Materials provided:
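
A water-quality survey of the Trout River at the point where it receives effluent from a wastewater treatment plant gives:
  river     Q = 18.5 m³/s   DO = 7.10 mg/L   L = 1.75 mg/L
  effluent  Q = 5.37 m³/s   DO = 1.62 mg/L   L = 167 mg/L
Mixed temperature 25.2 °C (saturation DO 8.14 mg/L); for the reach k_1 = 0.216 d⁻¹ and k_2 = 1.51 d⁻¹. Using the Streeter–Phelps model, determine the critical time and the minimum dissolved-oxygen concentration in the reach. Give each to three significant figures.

t_c ≈ 1.17 d; minimum DO ≈ 3.82 mg/L

Mixed DO = (18.5×7.10 + 5.37×1.62)/(18.5+5.37) = 140.0/23.87 = 5.867 mg/L.
Mixed L₀ = (18.5×1.75 + 5.37×167)/(23.87) = 929.2/23.87 = 38.93 mg/L.
Initial deficit D₀ = C_s − DO₀ = 8.14 − 5.867 = 2.273 mg/L.
t_c = (1/1.294) ln[(1.51/0.216)(1 − 2.273×1.294/(0.216×38.93))] = 0.7728 × ln(4.545) = 1.170 d.
D_c = (0.216/1.51) × 38.93 × e^(−0.216×1.170) = 0.1430 × 38.93 × 0.7767 = 4.325 mg/L.
Minimum DO = 8.14 − 4.325 = 3.815 mg/L.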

Problem:
Please output only the lines from the first line of the entries through the line with "L = 167 mg/L", both included, exactly as written.

Written response:
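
A water-quality survey of the Trout River at the point where it receives effluent from a wastewater treatment plant gives:
  river     Q = 18.5 m³/s   DO = 7.10 mg/L   L = 1.75 mg/L
  effluent  Q = 5.37 m³/s   DO = 1.62 mg/L   L = 167 mg/L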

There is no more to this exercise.